::: Data for processing :::
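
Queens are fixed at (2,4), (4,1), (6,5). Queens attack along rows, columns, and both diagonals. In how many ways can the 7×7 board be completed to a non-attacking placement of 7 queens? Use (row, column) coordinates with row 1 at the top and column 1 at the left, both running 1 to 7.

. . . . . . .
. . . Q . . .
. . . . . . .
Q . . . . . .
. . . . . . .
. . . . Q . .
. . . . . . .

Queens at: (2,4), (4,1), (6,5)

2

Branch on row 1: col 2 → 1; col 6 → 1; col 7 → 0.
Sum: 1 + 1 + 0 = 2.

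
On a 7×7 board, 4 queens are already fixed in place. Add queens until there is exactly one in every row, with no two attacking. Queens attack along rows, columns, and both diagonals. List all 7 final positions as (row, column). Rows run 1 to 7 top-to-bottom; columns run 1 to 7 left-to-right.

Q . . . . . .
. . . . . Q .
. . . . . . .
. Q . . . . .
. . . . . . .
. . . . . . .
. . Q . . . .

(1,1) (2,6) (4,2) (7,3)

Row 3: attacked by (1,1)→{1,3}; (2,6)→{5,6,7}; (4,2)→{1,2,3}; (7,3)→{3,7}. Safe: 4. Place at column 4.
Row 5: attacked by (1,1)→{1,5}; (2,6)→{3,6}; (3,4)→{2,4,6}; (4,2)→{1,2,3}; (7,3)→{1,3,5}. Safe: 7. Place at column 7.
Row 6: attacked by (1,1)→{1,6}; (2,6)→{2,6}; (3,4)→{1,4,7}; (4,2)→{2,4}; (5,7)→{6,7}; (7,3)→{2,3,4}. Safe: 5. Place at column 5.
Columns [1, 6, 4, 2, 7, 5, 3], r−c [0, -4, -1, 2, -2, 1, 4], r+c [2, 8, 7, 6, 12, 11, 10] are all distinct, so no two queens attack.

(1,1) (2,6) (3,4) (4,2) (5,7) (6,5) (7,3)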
:::
Task directions ▸ Transcribe the records above exactly, keeping every line.

Final answer ▸
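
Queens are fixed at (2,4), (4,1), (6,5). Queens attack along rows, columns, and both diagonals. In how many ways can the 7×7 board be completed to a non-attacking placement of 7 queens? Use (row, column) coordinates with row 1 at the top and column 1 at the left, both running 1 to 7.

. . . . . . .
. . . Q . . .
. . . . . . .
Q . . . . . .
. . . . . . .
. . . . Q . .
. . . . . . .

Queens at: (2,4), (4,1), (6,5)

2

Branch on row 1: col 2 → 1; col 6 → 1; col 7 → 0.
Sum: 1 + 1 + 0 = 2.

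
On a 7×7 board, 4 queens are already fixed in place. Add queens until there is exactly one in every row, with no two attacking. Queens attack along rows, columns, and both diagonals. List all 7 final positions as (row, column). Rows run 1 to 7 top-to-bottom; columns run 1 to 7 left-to-right.

Q . . . . . .
. . . . . Q .
. . . . . . .
. Q . . . . .
. . . . . . .
. . . . . . .
. . Q . . . .

(1,1) (2,6) (4,2) (7,3)

Row 3: attacked by (1,1)→{1,3}; (2,6)→{5,6,7}; (4,2)→{1,2,3}; (7,3)→{3,7}. Safe: 4. Place at column 4.
Row 5: attacked by (1,1)→{1,5}; (2,6)→{3,6}; (3,4)→{2,4,6}; (4,2)→{1,2,3}; (7,3)→{1,3,5}. Safe: 7. Place at column 7.
Row 6: attacked by (1,1)→{1,6}; (2,6)→{2,6}; (3,4)→{1,4,7}; (4,2)→{2,4}; (5,7)→{6,7}; (7,3)→{2,3,4}. Safe: 5. Place at column 5.
Columns [1, 6, 4, 2, 7, 5, 3], r−c [0, -4, -1, 2, -2, 1, 4], r+c [2, 8, 7, 6, 12, 11, 10] are all distinct, so no two queens attack.

(1,1) (2,6) (3,4) (4,2) (5,7) (6,5) (7,3)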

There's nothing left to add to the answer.